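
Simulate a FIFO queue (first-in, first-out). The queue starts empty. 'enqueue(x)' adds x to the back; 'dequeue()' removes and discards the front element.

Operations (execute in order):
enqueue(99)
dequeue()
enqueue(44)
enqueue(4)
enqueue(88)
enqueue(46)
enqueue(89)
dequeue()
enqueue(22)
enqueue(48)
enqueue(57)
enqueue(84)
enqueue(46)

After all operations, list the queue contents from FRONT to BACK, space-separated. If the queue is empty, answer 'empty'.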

+ + + + + + +

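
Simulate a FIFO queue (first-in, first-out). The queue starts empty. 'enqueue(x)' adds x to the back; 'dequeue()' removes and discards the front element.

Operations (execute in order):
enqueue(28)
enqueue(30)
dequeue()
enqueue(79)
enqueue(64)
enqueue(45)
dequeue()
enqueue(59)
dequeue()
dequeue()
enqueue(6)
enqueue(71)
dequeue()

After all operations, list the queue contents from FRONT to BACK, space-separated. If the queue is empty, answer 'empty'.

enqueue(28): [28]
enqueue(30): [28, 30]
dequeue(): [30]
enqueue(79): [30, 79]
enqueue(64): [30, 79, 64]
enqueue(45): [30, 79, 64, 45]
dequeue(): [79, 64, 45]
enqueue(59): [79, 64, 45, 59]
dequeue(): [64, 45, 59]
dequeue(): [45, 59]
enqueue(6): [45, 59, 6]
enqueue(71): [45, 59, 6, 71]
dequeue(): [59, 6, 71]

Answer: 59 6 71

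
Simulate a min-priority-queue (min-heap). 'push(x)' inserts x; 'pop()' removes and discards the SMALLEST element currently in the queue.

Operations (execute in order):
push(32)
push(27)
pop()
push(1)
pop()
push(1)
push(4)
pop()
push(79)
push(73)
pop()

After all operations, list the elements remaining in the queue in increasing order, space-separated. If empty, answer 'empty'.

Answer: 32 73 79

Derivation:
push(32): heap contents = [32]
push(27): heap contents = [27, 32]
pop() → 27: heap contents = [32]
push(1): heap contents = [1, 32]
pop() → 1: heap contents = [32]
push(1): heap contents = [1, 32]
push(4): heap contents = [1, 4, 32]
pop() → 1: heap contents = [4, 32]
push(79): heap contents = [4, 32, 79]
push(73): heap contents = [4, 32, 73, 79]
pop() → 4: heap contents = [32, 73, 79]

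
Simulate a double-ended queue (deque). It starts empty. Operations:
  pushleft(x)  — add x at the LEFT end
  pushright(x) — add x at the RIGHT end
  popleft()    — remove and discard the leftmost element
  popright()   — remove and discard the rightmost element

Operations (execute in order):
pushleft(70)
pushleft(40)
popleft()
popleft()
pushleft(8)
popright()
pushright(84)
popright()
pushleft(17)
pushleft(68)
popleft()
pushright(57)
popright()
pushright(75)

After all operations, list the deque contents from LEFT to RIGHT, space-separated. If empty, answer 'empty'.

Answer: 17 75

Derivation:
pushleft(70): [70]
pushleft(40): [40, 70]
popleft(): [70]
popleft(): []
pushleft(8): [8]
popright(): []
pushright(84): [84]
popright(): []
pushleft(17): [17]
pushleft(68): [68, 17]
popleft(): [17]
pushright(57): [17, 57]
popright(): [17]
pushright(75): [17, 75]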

+ + + + + + +

- Exercise requirements:
All lines of the data above that include the word "Simulate" must be shown.

- Result of the exercise:
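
Simulate a FIFO queue (first-in, first-out). The queue starts empty. 'enqueue(x)' adds x to the back; 'dequeue()' removes and discards the front element.
Simulate a FIFO queue (first-in, first-out). The queue starts empty. 'enqueue(x)' adds x to the back; 'dequeue()' removes and discards the front element.
Simulate a min-priority-queue (min-heap). 'push(x)' inserts x; 'pop()' removes and discards the SMALLEST element currently in the queue.
Simulate a double-ended queue (deque). It starts empty. Operations: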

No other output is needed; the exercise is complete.